Instructions for the task >>
Search the records below for "machine"; copy each line that has it.
[[ Data records open ]]
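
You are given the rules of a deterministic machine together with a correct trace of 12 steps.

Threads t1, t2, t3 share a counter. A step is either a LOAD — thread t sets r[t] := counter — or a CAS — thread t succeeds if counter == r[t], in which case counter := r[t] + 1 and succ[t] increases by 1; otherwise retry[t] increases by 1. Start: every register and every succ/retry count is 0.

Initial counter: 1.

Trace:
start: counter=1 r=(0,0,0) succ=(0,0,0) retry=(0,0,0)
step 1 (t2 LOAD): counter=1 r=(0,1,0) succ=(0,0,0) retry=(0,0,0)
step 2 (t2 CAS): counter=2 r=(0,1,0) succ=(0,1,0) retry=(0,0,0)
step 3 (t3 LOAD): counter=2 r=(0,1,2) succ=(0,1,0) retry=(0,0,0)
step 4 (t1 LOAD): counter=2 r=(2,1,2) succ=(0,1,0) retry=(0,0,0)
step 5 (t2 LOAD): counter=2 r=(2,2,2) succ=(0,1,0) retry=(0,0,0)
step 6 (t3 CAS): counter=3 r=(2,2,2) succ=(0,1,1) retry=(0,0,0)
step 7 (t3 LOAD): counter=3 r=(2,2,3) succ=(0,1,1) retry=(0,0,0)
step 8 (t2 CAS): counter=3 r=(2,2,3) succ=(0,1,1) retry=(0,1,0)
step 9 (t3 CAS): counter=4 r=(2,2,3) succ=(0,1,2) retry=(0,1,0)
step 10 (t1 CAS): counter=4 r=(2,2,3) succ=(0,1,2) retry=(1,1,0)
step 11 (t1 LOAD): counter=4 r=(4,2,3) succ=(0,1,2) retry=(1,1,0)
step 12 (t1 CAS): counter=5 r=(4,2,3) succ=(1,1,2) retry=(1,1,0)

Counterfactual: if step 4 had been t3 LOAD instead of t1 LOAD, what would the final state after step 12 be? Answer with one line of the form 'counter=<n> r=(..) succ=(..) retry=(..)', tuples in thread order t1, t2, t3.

(re-executing from step 4 with the substitution; state before step 4: counter=2 r=(0,1,2) succ=(0,1,0) retry=(0,0,0))
step 4 (t3 LOAD): counter=2 r=(0,1,2) succ=(0,1,0) retry=(0,0,0)
step 5 (t2 LOAD): counter=2 r=(0,2,2) succ=(0,1,0) retry=(0,0,0)
step 6 (t3 CAS): counter=3 r=(0,2,2) succ=(0,1,1) retry=(0,0,0)
step 7 (t3 LOAD): counter=3 r=(0,2,3) succ=(0,1,1) retry=(0,0,0)
step 8 (t2 CAS): counter=3 r=(0,2,3) succ=(0,1,1) retry=(0,1,0)
step 9 (t3 CAS): counter=4 r=(0,2,3) succ=(0,1,2) retry=(0,1,0)
step 10 (t1 CAS): counter=4 r=(0,2,3) succ=(0,1,2) retry=(1,1,0)
step 11 (t1 LOAD): counter=4 r=(4,2,3) succ=(0,1,2) retry=(1,1,0)
step 12 (t1 CAS): counter=5 r=(4,2,3) succ=(1,1,2) retry=(1,1,0)

counter=5 r=(4,2,3) succ=(1,1,2) retry=(1,1,0)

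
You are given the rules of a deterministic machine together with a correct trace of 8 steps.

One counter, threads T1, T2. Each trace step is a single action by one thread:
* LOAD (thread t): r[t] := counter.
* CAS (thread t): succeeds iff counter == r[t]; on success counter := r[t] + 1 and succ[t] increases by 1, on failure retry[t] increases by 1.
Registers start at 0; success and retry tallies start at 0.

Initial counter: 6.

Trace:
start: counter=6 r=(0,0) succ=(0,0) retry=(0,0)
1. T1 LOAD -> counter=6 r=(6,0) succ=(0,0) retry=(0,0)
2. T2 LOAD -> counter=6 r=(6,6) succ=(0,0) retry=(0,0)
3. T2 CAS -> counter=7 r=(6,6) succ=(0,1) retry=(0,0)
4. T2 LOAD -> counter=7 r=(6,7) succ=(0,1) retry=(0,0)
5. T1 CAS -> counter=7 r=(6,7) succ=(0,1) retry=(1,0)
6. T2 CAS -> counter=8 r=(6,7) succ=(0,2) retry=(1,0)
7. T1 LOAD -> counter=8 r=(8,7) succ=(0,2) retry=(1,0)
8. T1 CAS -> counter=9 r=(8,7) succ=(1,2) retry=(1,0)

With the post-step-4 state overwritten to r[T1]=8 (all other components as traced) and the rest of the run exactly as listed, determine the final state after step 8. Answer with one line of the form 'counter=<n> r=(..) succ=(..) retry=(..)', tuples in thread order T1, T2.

state after step 4 := counter=7 r=(8,7) succ=(0,1) retry=(0,0)
5. T1 CAS -> counter=7 r=(8,7) succ=(0,1) retry=(1,0)
6. T2 CAS -> counter=8 r=(8,7) succ=(0,2) retry=(1,0)
7. T1 LOAD -> counter=8 r=(8,7) succ=(0,2) retry=(1,0)
8. T1 CAS -> counter=9 r=(8,7) succ=(1,2) retry=(1,0)

counter=9 r=(8,7) succ=(1,2) retry=(1,0)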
[[ Data records closed ]]
Written answer >>
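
You are given the rules of a deterministic machine together with a correct trace of 12 steps.
You are given the rules of a deterministic machine together with a correct trace of 8 steps.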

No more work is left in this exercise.